* [EXERCISE BRIEF]:
Search the entries below for "alphabet", and copy each line where it appears.

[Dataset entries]
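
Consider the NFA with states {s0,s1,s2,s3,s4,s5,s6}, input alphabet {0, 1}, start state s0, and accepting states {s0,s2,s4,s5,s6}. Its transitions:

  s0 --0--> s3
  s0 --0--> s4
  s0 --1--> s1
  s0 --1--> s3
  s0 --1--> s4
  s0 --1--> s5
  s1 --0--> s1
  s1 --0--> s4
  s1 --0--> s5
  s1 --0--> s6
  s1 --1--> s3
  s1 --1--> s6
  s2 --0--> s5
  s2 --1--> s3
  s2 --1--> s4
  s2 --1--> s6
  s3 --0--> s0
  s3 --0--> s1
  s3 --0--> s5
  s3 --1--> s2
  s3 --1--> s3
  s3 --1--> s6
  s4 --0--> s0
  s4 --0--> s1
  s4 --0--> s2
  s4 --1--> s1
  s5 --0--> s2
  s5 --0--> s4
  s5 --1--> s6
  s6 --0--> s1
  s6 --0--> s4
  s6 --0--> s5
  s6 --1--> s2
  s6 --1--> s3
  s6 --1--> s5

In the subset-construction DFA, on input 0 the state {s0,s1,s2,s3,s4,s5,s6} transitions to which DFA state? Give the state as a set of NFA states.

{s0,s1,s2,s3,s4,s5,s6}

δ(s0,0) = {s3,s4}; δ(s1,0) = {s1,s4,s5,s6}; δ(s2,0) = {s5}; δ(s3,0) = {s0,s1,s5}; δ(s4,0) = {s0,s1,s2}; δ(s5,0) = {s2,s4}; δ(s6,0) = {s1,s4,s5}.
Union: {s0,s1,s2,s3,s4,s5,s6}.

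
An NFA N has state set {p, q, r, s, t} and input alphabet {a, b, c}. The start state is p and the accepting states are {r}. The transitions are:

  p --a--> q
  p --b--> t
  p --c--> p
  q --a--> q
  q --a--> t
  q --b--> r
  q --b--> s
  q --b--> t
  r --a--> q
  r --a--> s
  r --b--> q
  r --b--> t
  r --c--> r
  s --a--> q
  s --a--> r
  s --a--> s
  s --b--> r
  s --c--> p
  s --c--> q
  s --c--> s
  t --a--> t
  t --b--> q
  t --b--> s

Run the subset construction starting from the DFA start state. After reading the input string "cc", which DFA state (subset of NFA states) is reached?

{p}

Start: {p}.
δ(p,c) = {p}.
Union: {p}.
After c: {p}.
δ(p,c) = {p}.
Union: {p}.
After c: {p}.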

* [TASK ANSWER]:
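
Consider the NFA with states {s0,s1,s2,s3,s4,s5,s6}, input alphabet {0, 1}, start state s0, and accepting states {s0,s2,s4,s5,s6}. Its transitions:
An NFA N has state set {p, q, r, s, t} and input alphabet {a, b, c}. The start state is p and the accepting states are {r}. The transitions are: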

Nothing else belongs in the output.